(Data records Opens)

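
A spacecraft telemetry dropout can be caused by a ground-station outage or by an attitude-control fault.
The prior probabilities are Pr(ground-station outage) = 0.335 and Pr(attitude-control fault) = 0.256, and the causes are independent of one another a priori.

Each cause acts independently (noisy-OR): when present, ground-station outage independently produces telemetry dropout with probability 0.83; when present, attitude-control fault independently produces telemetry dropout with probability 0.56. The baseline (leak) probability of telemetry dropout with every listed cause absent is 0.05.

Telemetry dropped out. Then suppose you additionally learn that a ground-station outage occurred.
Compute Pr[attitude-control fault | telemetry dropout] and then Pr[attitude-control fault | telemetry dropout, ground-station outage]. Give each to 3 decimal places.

Under noisy-OR, P(telemetry dropout | causes) = 1 − (1−0.05)·∏(1−qᵢ) over the active causes.
P(telemetry dropout) = 0.05×0.665×0.744 + 0.582×0.665×0.256 + 0.8385×0.335×0.744 + 0.92894×0.335×0.256 = 0.024738 + 0.099080 + 0.208988 + 0.079666 = 0.412472
Restricting to configurations with attitude-control fault present: 0.099080 + 0.079666 = 0.178746.
So P(attitude-control fault | telemetry dropout) = 0.178746/0.412472 ≈ 0.433.

Now also conditioning on ground-station outage=true:
Sum P(telemetry dropout|·) weighted by the priors over both values of attitude-control fault:
  P(telemetry dropout | ground-station outage) = 0.8385·0.744 + 0.92894·0.256
        = 0.623844 + 0.237809 = 0.861653
The terms with attitude-control fault present sum to 0.237809, so
  P(attitude-control fault | telemetry dropout, ground-station outage) = 0.237809 / 0.861653 ≈ 0.276
The drop from 0.433 to 0.276 is the explaining-away (discounting) effect.

Pr[attitude-control fault | telemetry dropout] ≈ 0.433; Pr[attitude-control fault | telemetry dropout, ground-station outage] ≈ 0.276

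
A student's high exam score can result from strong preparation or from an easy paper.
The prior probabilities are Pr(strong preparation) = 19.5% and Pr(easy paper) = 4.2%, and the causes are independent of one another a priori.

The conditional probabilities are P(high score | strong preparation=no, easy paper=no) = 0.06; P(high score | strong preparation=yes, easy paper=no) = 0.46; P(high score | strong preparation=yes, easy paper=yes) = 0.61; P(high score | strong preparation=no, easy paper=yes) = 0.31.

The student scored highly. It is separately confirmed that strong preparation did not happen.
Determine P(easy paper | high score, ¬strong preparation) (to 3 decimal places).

P(high score | ¬strong preparation) = 0.06·0.958 + 0.31·0.042 = 0.057480 + 0.013020 = 0.070500
Of this, 0.013020 comes from 0.31·0.042 (the easy paper=true cases).
So P(easy paper | high score, ¬strong preparation) = 0.013020/0.070500 ≈ 0.185.

P(easy paper | high score, ¬strong preparation) ≈ 0.185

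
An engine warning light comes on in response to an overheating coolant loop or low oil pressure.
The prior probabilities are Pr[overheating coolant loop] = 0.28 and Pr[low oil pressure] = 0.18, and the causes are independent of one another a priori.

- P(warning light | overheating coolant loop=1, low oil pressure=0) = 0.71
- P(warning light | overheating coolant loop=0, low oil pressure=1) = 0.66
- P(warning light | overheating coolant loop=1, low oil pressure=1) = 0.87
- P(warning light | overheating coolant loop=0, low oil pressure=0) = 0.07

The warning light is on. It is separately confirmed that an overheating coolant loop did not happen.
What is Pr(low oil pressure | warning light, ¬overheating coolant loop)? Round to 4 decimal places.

Pr(low oil pressure | warning light, ¬overheating coolant loop) ≈ 0.6742

P(warning light | ¬overheating coolant loop) = 0.07×0.82 + 0.66×0.18 = 0.057400 + 0.118800 = 0.176200
Restricting to configurations with low oil pressure present: 0.66×0.18 = 0.118800.
Hence the posterior is 0.118800/0.176200 ≈ 0.6742.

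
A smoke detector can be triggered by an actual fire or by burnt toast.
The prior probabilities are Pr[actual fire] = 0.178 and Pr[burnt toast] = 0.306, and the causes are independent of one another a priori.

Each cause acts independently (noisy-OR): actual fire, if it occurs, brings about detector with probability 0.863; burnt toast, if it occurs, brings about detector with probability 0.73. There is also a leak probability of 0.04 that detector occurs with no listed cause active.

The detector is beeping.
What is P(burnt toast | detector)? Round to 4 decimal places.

P(burnt toast | detector) ≈ 0.6474

Under noisy-OR, P(detector | causes) = 1 − (1−0.04)·∏(1−qᵢ) over the active causes.
Sum P(detector|·) weighted by the priors over the 4 (actual fire, burnt toast) configurations:
  P(detector) = 0.04·0.822·0.694 + 0.7408·0.822·0.306 + 0.86848·0.178·0.694 + 0.96449·0.178·0.306
        = 0.022819 + 0.186335 + 0.107285 + 0.052534 = 0.368973
Keeping only the burnt toast-present terms gives 0.238869, so
  P(burnt toast | detector) = 0.238869 / 0.368973 ≈ 0.6474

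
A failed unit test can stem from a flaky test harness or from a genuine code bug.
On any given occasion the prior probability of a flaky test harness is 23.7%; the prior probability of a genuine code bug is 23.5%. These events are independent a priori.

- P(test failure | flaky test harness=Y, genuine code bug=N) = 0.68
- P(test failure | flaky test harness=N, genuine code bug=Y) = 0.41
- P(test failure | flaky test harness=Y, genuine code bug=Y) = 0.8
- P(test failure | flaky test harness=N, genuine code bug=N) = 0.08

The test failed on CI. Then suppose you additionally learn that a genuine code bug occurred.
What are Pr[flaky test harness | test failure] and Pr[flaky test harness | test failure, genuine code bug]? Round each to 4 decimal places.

Numerator (weight on configurations with flaky test harness): 0.123287 + 0.044556 = 0.167843
Normalizer over all consistent configurations: 0.08*0.763*0.765 + 0.41*0.763*0.235 + 0.68*0.237*0.765 + 0.8*0.237*0.235 = 0.288054
Posterior = 0.167843 / 0.288054 ≈ 0.5827

With the extra evidence:
P(test failure | genuine code bug) = 0.41*0.763 + 0.8*0.237 = 0.312830 + 0.189600 = 0.502430
Of this, 0.189600 comes from 0.8*0.237 (the flaky test harness=true cases).
Hence the posterior is 0.189600/0.502430 ≈ 0.3774.
This is intercausal reasoning (explaining away): once genuine code bug accounts for the test failure, flaky test harness becomes less likely.

Pr[flaky test harness | test failure] ≈ 0.5827; Pr[flaky test harness | test failure, genuine code bug] ≈ 0.3774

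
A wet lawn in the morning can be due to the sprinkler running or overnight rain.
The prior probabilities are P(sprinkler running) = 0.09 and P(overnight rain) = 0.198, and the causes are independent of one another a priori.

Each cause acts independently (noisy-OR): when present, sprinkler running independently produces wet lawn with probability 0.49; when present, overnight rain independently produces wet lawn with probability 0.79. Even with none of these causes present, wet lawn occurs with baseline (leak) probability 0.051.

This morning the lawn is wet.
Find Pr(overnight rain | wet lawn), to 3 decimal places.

Pr(overnight rain | wet lawn) ≈ 0.683

Under noisy-OR, P(wet lawn | causes) = 1 − (1−0.051)·∏(1−qᵢ) over the active causes.
P(wet lawn) = 0.051×0.91×0.802 + 0.80071×0.91×0.198 + 0.51601×0.09×0.802 + 0.898362×0.09×0.198 = 0.037221 + 0.144272 + 0.037246 + 0.016009 = 0.234748
The overnight rain-present share is 0.144272 + 0.016009 = 0.160281.
Hence the posterior is 0.160281/0.234748 ≈ 0.683.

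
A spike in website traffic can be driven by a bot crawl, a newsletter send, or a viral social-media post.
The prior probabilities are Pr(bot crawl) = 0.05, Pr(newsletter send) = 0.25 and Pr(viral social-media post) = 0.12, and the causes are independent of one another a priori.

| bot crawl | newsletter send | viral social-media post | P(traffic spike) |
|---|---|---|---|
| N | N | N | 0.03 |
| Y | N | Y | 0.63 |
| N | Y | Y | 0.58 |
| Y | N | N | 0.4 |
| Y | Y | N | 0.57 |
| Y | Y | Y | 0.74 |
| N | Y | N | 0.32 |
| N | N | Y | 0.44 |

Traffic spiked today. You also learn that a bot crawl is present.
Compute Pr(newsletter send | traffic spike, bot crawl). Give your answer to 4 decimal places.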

(Data records Closes)

**Aim of the exercise**. Only one stretch is wanted, so please give again exactly the lines from the start of the data through the line containing "The prior probabilities are Pr(ground-station", both ends included.

**Response to this exercise**.
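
A spacecraft telemetry dropout can be caused by a ground-station outage or by an attitude-control fault.
The prior probabilities are Pr(ground-station outage) = 0.335 and Pr(attitude-control fault) = 0.256, and the causes are independent of one another a priori.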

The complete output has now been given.